- **Work instruction**:
Go through the data line by line. Copy each one holding the string "allocated".

Saved data entries:
════════

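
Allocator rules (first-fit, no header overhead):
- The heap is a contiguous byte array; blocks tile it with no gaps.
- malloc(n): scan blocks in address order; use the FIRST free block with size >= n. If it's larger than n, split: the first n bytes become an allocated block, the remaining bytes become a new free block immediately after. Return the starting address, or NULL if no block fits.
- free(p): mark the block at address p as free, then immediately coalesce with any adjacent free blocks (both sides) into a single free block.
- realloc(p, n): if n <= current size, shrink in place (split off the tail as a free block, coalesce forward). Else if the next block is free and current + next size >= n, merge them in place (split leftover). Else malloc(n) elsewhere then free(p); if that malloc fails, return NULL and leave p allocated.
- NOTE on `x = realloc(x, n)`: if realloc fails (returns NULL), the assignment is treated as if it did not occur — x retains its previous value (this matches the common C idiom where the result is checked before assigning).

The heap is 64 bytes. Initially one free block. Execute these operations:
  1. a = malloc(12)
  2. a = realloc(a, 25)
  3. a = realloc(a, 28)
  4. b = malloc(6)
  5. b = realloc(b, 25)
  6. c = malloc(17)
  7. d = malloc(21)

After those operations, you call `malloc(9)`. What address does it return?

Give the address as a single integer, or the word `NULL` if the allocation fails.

Op 1: a = malloc(12) -> a = 0; heap: [0-11 ALLOC][12-63 FREE]
Op 2: a = realloc(a, 25) -> a = 0; heap: [0-24 ALLOC][25-63 FREE]
Op 3: a = realloc(a, 28) -> a = 0; heap: [0-27 ALLOC][28-63 FREE]
Op 4: b = malloc(6) -> b = 28; heap: [0-27 ALLOC][28-33 ALLOC][34-63 FREE]
Op 5: b = realloc(b, 25) -> b = 28; heap: [0-27 ALLOC][28-52 ALLOC][53-63 FREE]
Op 6: c = malloc(17) -> c = NULL; heap: [0-27 ALLOC][28-52 ALLOC][53-63 FREE]
Op 7: d = malloc(21) -> d = NULL; heap: [0-27 ALLOC][28-52 ALLOC][53-63 FREE]
malloc(9): first-fit scan over [0-27 ALLOC][28-52 ALLOC][53-63 FREE] -> 53

Answer: 53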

════════

- **Result**:
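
- malloc(n): scan blocks in address order; use the FIRST free block with size >= n. If it's larger than n, split: the first n bytes become an allocated block, the remaining bytes become a new free block immediately after. Return the starting address, or NULL if no block fits.
- realloc(p, n): if n <= current size, shrink in place (split off the tail as a free block, coalesce forward). Else if the next block is free and current + next size >= n, merge them in place (split leftover). Else malloc(n) elsewhere then free(p); if that malloc fails, return NULL and leave p allocated.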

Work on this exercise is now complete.